__Data excerpts__.
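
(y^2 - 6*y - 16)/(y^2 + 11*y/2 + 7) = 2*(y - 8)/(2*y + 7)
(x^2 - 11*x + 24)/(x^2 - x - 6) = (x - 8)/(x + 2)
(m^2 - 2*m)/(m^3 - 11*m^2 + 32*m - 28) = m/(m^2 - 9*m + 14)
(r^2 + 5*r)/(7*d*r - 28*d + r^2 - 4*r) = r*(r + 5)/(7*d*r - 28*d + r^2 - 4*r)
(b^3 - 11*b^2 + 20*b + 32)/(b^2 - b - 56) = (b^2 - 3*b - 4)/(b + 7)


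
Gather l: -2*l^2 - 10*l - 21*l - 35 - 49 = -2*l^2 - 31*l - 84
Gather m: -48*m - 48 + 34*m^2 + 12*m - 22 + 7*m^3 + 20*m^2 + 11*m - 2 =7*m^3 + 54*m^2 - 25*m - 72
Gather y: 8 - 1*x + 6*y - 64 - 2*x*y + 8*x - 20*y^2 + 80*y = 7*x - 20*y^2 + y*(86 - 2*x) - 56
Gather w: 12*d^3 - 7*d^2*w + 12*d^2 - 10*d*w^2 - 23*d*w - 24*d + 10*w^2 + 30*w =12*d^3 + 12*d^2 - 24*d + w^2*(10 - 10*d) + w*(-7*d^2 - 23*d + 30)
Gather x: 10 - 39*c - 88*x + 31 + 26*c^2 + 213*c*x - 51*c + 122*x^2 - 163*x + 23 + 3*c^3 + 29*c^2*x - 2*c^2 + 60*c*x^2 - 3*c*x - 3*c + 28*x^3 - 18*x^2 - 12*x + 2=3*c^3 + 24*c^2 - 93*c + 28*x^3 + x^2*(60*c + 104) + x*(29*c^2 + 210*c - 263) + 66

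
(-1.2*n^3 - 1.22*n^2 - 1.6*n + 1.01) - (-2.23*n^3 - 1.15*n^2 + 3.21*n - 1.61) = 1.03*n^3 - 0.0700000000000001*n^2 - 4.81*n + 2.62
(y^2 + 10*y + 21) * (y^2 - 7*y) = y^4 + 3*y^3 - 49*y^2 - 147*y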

__Task objective__. Everything in the listing must be reproduced exactly; please include every line.

__Result__.
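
(y^2 - 6*y - 16)/(y^2 + 11*y/2 + 7) = 2*(y - 8)/(2*y + 7)
(x^2 - 11*x + 24)/(x^2 - x - 6) = (x - 8)/(x + 2)
(m^2 - 2*m)/(m^3 - 11*m^2 + 32*m - 28) = m/(m^2 - 9*m + 14)
(r^2 + 5*r)/(7*d*r - 28*d + r^2 - 4*r) = r*(r + 5)/(7*d*r - 28*d + r^2 - 4*r)
(b^3 - 11*b^2 + 20*b + 32)/(b^2 - b - 56) = (b^2 - 3*b - 4)/(b + 7)


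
Gather l: -2*l^2 - 10*l - 21*l - 35 - 49 = -2*l^2 - 31*l - 84
Gather m: -48*m - 48 + 34*m^2 + 12*m - 22 + 7*m^3 + 20*m^2 + 11*m - 2 =7*m^3 + 54*m^2 - 25*m - 72
Gather y: 8 - 1*x + 6*y - 64 - 2*x*y + 8*x - 20*y^2 + 80*y = 7*x - 20*y^2 + y*(86 - 2*x) - 56
Gather w: 12*d^3 - 7*d^2*w + 12*d^2 - 10*d*w^2 - 23*d*w - 24*d + 10*w^2 + 30*w =12*d^3 + 12*d^2 - 24*d + w^2*(10 - 10*d) + w*(-7*d^2 - 23*d + 30)
Gather x: 10 - 39*c - 88*x + 31 + 26*c^2 + 213*c*x - 51*c + 122*x^2 - 163*x + 23 + 3*c^3 + 29*c^2*x - 2*c^2 + 60*c*x^2 - 3*c*x - 3*c + 28*x^3 - 18*x^2 - 12*x + 2=3*c^3 + 24*c^2 - 93*c + 28*x^3 + x^2*(60*c + 104) + x*(29*c^2 + 210*c - 263) + 66

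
(-1.2*n^3 - 1.22*n^2 - 1.6*n + 1.01) - (-2.23*n^3 - 1.15*n^2 + 3.21*n - 1.61) = 1.03*n^3 - 0.0700000000000001*n^2 - 4.81*n + 2.62
(y^2 + 10*y + 21) * (y^2 - 7*y) = y^4 + 3*y^3 - 49*y^2 - 147*y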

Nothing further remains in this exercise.